What the task asks »
Each entry must be printed again without a single change.

(Saved data entries)

○ ○ ○ ○ ○ ○ ○

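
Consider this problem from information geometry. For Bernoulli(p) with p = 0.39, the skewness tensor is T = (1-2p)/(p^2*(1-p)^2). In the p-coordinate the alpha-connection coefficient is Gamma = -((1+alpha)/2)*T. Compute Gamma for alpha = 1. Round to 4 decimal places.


Skewness (Amari-Chentsov) tensor: T = (1-2p)/(p^2*(1-p)^2).
p = 0.39, 1-2p = 0.22, p^2 = 0.1521, (1-p)^2 = 0.3721.
T = 0.22/(0.1521 * 0.3721) = 3.887172.
In the p-coordinate, Gamma^(alpha) = Gamma^(0) - (alpha/2)*T with Gamma^(0) = (1/2)*g'(p) = -T/2,
so Gamma^(alpha) = -((1+alpha)/2)*T.
alpha = 1, -(1+alpha)/2 = -1.0.
Gamma = -1.0 * 3.887172 = -3.8872

-3.8872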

○ ○ ○ ○ ○ ○ ○

Solution to the problem »
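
Consider this problem from information geometry. For Bernoulli(p) with p = 0.39, the skewness tensor is T = (1-2p)/(p^2*(1-p)^2). In the p-coordinate the alpha-connection coefficient is Gamma = -((1+alpha)/2)*T. Compute Gamma for alpha = 1. Round to 4 decimal places.


Skewness (Amari-Chentsov) tensor: T = (1-2p)/(p^2*(1-p)^2).
p = 0.39, 1-2p = 0.22, p^2 = 0.1521, (1-p)^2 = 0.3721.
T = 0.22/(0.1521 * 0.3721) = 3.887172.
In the p-coordinate, Gamma^(alpha) = Gamma^(0) - (alpha/2)*T with Gamma^(0) = (1/2)*g'(p) = -T/2,
so Gamma^(alpha) = -((1+alpha)/2)*T.
alpha = 1, -(1+alpha)/2 = -1.0.
Gamma = -1.0 * 3.887172 = -3.8872

-3.8872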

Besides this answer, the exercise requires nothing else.